Top of Given data
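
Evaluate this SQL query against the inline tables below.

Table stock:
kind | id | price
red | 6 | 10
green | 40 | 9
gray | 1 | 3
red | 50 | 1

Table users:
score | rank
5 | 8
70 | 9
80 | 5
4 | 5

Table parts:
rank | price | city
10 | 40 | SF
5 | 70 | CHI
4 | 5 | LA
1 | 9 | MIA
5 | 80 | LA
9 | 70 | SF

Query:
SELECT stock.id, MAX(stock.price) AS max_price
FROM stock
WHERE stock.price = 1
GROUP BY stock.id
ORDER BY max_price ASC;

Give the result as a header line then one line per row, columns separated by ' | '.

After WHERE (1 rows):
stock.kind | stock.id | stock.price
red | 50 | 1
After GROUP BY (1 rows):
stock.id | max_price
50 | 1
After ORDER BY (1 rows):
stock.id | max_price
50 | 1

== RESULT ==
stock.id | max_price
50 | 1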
Bottom of Given data
■ Work request: From the opening line of the data above, please print each line as written up to and including the line that contains "GROUP BY stock.id", and nothing more.

■ Task response:
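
Evaluate this SQL query against the inline tables below.

Table stock:
kind | id | price
red | 6 | 10
green | 40 | 9
gray | 1 | 3
red | 50 | 1

Table users:
score | rank
5 | 8
70 | 9
80 | 5
4 | 5

Table parts:
rank | price | city
10 | 40 | SF
5 | 70 | CHI
4 | 5 | LA
1 | 9 | MIA
5 | 80 | LA
9 | 70 | SF

Query:
SELECT stock.id, MAX(stock.price) AS max_price
FROM stock
WHERE stock.price = 1
GROUP BY stock.id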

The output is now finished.